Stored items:
__________________________________________________
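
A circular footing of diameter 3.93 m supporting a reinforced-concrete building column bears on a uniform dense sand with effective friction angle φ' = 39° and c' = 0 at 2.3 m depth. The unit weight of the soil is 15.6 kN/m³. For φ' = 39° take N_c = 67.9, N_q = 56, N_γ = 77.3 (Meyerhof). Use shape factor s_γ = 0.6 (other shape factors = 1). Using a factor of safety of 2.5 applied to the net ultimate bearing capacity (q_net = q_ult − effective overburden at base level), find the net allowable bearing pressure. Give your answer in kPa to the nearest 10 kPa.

Overburden at base level: q = 15.6 × 2.3 = 35.88 kPa.
Surcharge term q·N_q = 35.88 × 56 = 2009.3 kPa; self-weight term 0.5·γ·B·N_γ·s_γ = 0.5 × 15.6 × 3.93 × 77.3 × 0.6 = 1421.7 kPa.
q_ult = 2009.3 + 1421.7 = 3431 kPa.
Net ultimate: q_net = 3431 − 35.88 = 3395.1 kPa.
q_all(net) = 3395.1 / 2.5 = 1358.1 kPa.

q_all(net) ≈ 1360 kPa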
__________________________________________________
What to do: Transcribe the data exactly.

Result of this exercise:
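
A circular footing of diameter 3.93 m supporting a reinforced-concrete building column bears on a uniform dense sand with effective friction angle φ' = 39° and c' = 0 at 2.3 m depth. The unit weight of the soil is 15.6 kN/m³. For φ' = 39° take N_c = 67.9, N_q = 56, N_γ = 77.3 (Meyerhof). Use shape factor s_γ = 0.6 (other shape factors = 1). Using a factor of safety of 2.5 applied to the net ultimate bearing capacity (q_net = q_ult − effective overburden at base level), find the net allowable bearing pressure. Give your answer in kPa to the nearest 10 kPa.

Overburden at base level: q = 15.6 × 2.3 = 35.88 kPa.
Surcharge term q·N_q = 35.88 × 56 = 2009.3 kPa; self-weight term 0.5·γ·B·N_γ·s_γ = 0.5 × 15.6 × 3.93 × 77.3 × 0.6 = 1421.7 kPa.
q_ult = 2009.3 + 1421.7 = 3431 kPa.
Net ultimate: q_net = 3431 − 35.88 = 3395.1 kPa.
q_all(net) = 3395.1 / 2.5 = 1358.1 kPa.

q_all(net) ≈ 1360 kPa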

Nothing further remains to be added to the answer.